Task brief
Your answer should consist of the lines holding "standard", copied from the material below.
****************
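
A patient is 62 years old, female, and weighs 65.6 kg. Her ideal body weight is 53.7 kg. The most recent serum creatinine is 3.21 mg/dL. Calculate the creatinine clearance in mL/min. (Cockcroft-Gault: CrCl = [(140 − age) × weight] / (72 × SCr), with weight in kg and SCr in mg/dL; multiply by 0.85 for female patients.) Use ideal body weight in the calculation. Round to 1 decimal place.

CrCl = (140 − 62) × 53.7 / (72 × 3.21) × 0.85 = 4188.6 / 231.12 × 0.85 ≈ 15.4 mL/min

15.4 mL/min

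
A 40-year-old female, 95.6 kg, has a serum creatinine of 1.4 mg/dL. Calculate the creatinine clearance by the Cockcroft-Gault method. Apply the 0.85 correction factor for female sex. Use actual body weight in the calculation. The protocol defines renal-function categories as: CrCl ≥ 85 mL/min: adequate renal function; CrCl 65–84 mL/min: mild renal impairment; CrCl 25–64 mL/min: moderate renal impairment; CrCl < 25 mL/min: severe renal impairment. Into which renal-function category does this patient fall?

CrCl = (140 − 40) × 95.6 / (72 × 1.4) × 0.85 = 9560.0 / 100.80 × 0.85 ≈ 80.6 mL/min
81 mL/min falls in the 'mild renal impairment' range.

mild renal impairment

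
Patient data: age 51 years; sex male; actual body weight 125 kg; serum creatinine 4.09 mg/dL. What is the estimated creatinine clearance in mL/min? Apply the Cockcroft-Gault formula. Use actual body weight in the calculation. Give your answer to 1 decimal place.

CrCl = (140 − 51) × 125 / (72 × 4.09) = 11125.0 / 294.48 ≈ 37.8 mL/min

37.8 mL/min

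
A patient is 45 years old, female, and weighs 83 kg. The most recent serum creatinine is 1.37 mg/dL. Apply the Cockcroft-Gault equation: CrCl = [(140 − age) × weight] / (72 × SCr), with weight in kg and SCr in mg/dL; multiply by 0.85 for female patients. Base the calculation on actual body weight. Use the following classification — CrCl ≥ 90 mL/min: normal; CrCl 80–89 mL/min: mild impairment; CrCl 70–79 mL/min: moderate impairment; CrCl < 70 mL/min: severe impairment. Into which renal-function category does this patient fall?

CrCl = (140 − 45) × 83 / (72 × 1.37) × 0.85 = 7885.0 / 98.64 × 0.85 ≈ 67.9 mL/min
68 mL/min falls in the 'severe impairment' range.

severe impairment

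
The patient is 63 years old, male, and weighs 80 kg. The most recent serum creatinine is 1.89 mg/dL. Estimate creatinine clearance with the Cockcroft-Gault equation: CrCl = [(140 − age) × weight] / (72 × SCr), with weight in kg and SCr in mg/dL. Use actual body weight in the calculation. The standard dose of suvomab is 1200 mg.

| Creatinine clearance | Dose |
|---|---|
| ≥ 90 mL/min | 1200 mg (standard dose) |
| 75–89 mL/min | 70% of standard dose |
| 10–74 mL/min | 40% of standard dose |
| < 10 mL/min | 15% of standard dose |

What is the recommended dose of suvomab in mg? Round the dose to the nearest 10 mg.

CrCl = (140 − 63) × 80 / (72 × 1.89) = 6160.0 / 136.08 ≈ 45.3 mL/min
CrCl ≈ 45 mL/min → bracket 10–74 mL/min.
40% of 1200 mg = 480 mg

480 mg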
****************
Task solution
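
The patient is 63 years old, male, and weighs 80 kg. The most recent serum creatinine is 1.89 mg/dL. Estimate creatinine clearance with the Cockcroft-Gault equation: CrCl = [(140 − age) × weight] / (72 × SCr), with weight in kg and SCr in mg/dL. Use actual body weight in the calculation. The standard dose of suvomab is 1200 mg.
| ≥ 90 mL/min | 1200 mg (standard dose) |
| 75–89 mL/min | 70% of standard dose |
| 10–74 mL/min | 40% of standard dose |
| < 10 mL/min | 15% of standard dose |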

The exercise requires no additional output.